- _What is required_
Every line below containing the word "showed" should be found and copied.

━━━━

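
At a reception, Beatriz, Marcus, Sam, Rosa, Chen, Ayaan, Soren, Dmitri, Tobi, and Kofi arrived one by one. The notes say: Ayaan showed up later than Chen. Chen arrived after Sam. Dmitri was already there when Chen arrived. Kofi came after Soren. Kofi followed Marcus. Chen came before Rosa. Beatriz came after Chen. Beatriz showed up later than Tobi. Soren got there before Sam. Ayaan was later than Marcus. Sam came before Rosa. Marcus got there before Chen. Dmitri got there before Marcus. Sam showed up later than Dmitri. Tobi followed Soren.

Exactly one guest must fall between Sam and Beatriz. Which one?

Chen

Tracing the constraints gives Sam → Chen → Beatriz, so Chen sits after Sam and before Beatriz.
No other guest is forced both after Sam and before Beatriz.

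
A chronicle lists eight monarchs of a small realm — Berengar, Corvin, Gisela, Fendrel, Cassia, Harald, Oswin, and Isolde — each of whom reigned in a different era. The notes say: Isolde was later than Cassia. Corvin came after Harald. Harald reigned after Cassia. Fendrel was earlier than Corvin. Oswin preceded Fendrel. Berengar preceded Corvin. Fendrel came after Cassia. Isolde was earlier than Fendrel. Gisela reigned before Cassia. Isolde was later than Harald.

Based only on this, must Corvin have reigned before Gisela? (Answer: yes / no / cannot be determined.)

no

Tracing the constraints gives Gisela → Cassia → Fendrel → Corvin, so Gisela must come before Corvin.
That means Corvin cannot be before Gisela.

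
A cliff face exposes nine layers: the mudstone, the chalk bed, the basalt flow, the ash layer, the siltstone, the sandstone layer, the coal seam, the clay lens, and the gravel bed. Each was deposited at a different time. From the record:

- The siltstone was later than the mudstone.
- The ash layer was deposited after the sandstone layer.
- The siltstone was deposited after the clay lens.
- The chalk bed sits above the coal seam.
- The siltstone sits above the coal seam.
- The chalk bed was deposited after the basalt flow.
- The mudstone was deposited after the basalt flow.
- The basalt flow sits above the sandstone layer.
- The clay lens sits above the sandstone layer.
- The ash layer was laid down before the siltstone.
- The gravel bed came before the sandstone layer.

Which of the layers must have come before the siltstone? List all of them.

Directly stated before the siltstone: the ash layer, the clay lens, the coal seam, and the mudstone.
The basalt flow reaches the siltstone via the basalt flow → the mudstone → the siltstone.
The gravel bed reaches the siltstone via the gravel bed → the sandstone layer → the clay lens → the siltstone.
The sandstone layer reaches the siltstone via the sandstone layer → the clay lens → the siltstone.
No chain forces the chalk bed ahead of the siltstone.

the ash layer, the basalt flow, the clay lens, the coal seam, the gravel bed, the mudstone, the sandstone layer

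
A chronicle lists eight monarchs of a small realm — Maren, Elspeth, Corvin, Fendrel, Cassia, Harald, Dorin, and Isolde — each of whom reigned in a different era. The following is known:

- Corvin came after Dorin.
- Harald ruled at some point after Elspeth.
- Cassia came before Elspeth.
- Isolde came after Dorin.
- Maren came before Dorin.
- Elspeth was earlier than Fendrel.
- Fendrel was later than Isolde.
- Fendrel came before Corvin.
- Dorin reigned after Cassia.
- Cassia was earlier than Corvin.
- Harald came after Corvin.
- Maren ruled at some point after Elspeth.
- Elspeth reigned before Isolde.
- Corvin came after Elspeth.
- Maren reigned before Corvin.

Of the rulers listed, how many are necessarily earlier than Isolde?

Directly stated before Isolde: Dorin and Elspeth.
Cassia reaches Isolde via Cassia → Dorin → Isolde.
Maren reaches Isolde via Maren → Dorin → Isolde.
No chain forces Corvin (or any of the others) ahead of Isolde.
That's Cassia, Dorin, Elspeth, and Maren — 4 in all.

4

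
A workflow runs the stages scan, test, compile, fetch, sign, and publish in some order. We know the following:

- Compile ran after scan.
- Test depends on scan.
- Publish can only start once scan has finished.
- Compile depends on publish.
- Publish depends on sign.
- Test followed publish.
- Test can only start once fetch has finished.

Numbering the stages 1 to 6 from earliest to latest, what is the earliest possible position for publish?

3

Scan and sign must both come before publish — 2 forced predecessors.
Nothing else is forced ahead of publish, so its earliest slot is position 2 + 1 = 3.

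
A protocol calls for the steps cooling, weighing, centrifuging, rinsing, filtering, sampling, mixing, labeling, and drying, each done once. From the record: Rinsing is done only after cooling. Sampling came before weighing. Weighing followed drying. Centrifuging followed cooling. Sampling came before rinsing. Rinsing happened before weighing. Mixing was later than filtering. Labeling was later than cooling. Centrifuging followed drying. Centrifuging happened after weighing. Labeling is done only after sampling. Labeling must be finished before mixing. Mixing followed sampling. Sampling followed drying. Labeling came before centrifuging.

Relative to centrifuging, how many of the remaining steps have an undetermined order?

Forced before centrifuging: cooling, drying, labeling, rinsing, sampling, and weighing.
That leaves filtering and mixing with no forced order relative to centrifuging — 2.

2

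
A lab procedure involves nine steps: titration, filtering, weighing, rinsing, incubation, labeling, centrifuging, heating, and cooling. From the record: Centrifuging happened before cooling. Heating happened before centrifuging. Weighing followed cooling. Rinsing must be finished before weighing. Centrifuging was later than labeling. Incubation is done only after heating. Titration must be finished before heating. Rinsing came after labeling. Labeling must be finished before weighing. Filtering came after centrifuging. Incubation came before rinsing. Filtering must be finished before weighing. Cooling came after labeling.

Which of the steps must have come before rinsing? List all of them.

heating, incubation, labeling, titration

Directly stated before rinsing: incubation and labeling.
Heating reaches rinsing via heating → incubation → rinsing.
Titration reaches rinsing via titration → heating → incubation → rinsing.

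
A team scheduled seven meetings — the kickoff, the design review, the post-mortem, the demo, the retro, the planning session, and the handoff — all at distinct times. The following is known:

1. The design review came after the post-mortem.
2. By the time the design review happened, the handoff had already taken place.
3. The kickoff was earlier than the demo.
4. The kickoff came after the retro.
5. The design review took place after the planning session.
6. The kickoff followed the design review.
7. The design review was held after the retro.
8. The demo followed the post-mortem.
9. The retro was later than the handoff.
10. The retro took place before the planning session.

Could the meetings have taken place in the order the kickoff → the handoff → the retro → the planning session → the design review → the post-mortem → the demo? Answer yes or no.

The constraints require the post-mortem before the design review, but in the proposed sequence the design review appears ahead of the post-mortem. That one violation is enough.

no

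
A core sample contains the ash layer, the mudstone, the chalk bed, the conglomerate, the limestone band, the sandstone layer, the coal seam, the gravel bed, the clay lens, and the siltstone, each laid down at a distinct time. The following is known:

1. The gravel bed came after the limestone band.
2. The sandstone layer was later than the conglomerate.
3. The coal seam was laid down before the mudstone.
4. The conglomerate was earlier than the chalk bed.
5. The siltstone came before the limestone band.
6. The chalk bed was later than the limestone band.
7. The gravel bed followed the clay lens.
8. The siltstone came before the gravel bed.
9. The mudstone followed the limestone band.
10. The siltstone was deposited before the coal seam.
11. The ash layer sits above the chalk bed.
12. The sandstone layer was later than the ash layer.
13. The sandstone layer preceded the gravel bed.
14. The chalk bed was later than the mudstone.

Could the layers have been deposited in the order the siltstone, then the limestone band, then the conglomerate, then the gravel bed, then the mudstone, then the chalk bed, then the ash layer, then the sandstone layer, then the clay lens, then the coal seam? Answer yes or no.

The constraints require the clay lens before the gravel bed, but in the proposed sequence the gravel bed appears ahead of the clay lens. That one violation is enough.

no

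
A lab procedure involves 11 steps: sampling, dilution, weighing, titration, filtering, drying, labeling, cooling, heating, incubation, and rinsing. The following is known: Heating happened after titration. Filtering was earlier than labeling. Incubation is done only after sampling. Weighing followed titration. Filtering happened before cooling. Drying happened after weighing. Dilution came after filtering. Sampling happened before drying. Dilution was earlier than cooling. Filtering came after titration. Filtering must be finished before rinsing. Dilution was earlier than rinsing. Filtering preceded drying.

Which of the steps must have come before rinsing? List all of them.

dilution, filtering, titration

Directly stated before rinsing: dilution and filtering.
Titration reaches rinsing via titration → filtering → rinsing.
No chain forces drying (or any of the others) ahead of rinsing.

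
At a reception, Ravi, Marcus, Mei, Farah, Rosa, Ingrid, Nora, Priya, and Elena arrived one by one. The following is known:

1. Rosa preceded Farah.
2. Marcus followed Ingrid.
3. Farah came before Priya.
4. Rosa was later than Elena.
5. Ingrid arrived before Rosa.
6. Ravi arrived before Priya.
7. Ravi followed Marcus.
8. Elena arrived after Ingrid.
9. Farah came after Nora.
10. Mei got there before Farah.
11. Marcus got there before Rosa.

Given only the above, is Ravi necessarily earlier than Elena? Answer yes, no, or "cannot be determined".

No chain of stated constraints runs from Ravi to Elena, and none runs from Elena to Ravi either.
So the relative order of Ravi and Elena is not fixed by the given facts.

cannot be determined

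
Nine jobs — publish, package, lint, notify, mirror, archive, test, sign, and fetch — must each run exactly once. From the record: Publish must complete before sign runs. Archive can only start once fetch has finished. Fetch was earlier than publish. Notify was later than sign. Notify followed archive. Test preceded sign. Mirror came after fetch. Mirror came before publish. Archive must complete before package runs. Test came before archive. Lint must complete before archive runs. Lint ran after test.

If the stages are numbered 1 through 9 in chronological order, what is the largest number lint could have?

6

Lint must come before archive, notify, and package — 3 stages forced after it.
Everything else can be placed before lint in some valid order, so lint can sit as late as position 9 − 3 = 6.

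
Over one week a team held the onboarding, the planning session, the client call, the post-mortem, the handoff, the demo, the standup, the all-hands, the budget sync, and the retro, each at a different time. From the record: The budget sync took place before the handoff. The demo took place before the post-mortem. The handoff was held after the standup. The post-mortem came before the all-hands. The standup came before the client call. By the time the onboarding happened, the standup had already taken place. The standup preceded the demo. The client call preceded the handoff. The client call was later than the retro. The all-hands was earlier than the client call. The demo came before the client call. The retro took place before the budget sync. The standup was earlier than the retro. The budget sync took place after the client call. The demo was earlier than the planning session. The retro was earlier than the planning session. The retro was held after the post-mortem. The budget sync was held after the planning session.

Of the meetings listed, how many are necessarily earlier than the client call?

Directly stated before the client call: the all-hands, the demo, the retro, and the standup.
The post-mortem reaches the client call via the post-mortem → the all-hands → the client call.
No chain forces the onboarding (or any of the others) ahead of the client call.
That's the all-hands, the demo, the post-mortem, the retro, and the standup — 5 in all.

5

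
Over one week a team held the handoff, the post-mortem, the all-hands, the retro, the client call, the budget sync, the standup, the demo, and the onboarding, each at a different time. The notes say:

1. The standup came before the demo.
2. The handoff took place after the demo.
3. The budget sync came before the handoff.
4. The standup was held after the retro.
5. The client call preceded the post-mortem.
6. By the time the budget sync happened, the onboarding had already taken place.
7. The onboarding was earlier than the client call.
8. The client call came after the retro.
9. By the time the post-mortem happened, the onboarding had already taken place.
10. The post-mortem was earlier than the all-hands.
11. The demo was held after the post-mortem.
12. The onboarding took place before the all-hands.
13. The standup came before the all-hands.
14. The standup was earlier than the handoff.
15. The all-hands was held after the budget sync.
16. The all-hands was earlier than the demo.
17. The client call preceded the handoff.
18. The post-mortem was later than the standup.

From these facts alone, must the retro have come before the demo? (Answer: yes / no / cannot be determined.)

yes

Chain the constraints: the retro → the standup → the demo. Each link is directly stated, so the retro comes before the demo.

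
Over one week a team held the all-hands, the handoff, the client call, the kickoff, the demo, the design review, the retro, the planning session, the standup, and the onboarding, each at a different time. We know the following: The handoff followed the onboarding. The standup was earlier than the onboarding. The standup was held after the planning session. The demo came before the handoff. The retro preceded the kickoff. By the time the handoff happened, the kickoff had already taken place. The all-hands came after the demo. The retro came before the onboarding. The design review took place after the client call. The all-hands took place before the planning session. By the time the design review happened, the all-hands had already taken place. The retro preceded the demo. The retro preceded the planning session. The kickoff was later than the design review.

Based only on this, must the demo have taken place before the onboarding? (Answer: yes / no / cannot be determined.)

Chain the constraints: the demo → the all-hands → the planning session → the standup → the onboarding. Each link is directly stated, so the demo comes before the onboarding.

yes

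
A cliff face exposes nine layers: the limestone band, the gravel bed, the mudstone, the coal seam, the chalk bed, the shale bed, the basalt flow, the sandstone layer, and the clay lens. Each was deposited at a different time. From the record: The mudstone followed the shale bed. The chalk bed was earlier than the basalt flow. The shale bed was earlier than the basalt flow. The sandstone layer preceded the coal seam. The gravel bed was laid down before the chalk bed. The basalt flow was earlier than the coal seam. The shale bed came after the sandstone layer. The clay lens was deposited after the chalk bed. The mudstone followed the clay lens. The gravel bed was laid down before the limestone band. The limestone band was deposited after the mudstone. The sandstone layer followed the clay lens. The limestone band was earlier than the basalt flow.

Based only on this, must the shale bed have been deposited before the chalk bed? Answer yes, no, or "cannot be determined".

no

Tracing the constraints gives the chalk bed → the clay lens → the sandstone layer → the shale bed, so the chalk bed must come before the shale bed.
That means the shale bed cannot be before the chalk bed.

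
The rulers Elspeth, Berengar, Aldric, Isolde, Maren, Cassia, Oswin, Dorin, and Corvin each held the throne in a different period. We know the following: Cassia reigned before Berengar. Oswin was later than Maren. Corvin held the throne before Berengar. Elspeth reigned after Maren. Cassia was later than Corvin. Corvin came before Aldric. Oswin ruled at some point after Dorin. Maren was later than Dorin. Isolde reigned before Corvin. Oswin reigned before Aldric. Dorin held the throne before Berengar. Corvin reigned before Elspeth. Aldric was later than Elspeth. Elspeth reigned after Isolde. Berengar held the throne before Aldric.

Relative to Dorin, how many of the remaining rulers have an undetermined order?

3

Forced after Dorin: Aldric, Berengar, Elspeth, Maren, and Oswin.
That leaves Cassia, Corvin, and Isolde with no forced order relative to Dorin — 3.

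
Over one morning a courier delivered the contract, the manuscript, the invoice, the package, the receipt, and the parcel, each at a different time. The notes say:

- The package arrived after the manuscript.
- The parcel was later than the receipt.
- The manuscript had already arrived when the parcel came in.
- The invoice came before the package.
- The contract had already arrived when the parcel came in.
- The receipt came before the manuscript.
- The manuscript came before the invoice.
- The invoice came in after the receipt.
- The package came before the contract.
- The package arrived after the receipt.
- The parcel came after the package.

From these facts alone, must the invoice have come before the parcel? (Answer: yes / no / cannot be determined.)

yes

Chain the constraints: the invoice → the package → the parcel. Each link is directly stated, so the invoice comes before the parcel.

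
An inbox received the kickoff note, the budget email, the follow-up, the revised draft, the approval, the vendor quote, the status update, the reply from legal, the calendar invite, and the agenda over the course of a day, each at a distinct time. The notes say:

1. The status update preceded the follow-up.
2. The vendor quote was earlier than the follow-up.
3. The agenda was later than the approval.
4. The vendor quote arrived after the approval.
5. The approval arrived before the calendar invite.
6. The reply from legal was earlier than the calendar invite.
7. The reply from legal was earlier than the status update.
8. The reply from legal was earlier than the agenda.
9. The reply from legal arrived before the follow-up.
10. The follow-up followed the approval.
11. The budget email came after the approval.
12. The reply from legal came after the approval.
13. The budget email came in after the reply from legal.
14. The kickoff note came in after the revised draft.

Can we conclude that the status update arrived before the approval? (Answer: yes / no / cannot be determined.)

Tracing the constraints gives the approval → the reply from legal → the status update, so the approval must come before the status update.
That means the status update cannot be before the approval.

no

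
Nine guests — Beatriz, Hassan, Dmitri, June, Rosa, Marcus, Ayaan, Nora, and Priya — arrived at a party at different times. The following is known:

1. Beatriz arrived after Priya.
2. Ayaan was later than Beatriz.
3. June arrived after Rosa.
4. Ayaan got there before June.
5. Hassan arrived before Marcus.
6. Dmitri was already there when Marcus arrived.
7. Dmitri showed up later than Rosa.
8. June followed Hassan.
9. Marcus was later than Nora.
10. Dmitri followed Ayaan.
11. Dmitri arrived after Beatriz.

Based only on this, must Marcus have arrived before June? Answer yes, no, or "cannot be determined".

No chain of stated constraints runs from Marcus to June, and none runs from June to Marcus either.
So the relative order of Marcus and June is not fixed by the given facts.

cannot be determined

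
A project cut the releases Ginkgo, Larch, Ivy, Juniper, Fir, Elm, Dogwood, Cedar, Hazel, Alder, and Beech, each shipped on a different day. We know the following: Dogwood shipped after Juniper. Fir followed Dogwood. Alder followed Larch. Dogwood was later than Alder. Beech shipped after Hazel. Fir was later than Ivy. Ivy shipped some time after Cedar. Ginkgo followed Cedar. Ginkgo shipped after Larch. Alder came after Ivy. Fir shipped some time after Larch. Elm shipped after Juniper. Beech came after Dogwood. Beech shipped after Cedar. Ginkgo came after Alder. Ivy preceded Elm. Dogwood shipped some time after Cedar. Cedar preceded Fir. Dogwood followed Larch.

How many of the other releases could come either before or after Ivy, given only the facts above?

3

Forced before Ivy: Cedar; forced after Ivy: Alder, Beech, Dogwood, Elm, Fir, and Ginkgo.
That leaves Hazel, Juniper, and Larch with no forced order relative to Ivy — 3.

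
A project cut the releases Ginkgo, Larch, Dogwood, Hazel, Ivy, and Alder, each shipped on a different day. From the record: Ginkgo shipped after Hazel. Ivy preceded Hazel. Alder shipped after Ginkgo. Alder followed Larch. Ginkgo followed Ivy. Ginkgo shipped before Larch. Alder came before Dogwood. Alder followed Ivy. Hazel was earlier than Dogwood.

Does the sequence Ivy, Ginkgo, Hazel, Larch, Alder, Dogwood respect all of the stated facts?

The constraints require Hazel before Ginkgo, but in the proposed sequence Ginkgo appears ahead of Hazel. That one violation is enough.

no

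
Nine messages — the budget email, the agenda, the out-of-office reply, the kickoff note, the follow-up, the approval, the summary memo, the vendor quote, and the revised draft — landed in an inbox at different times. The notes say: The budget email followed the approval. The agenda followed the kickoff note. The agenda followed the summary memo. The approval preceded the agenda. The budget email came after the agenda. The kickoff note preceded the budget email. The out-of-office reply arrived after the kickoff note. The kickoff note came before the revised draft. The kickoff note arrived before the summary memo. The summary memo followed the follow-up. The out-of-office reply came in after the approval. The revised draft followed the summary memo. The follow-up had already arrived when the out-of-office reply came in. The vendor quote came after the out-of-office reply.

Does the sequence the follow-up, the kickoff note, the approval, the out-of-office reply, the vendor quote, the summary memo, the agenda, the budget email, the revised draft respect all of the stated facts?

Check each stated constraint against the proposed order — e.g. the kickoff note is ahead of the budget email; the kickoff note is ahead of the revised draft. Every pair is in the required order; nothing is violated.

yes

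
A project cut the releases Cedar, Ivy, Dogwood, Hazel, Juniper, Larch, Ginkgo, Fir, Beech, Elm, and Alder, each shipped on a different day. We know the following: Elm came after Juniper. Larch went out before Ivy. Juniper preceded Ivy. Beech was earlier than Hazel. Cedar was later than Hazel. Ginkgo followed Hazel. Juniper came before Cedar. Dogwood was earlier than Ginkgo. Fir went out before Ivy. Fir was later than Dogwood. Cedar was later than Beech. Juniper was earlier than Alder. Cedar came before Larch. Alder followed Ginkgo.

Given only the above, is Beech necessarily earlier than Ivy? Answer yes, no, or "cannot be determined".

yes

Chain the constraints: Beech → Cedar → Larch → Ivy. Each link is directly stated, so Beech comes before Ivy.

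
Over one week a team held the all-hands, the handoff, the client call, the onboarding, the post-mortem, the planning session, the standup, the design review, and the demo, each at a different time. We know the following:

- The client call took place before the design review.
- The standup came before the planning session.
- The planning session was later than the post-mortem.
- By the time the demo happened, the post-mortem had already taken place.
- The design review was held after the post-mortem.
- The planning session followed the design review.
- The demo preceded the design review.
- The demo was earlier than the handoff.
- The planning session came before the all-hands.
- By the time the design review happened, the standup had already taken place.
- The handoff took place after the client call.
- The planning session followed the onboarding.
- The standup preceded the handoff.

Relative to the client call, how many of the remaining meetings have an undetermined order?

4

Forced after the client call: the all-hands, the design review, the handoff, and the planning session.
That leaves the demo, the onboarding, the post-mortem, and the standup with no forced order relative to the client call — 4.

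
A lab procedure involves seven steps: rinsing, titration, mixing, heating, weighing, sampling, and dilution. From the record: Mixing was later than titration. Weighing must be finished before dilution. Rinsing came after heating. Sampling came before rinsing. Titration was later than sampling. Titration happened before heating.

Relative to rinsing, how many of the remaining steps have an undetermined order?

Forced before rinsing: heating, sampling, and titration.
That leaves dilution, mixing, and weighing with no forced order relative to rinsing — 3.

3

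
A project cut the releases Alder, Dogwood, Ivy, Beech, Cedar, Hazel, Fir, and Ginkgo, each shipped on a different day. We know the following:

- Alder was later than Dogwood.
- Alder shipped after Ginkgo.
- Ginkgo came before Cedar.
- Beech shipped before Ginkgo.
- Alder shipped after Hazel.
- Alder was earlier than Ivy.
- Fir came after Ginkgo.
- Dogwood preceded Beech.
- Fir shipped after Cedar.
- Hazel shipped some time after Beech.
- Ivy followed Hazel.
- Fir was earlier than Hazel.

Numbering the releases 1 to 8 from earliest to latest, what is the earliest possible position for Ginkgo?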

━━━━

- _Solution to the problem_
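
At a reception, Beatriz, Marcus, Sam, Rosa, Chen, Ayaan, Soren, Dmitri, Tobi, and Kofi arrived one by one. The notes say: Ayaan showed up later than Chen. Chen arrived after Sam. Dmitri was already there when Chen arrived. Kofi came after Soren. Kofi followed Marcus. Chen came before Rosa. Beatriz came after Chen. Beatriz showed up later than Tobi. Soren got there before Sam. Ayaan was later than Marcus. Sam came before Rosa. Marcus got there before Chen. Dmitri got there before Marcus. Sam showed up later than Dmitri. Tobi followed Soren.
7. Dmitri showed up later than Rosa.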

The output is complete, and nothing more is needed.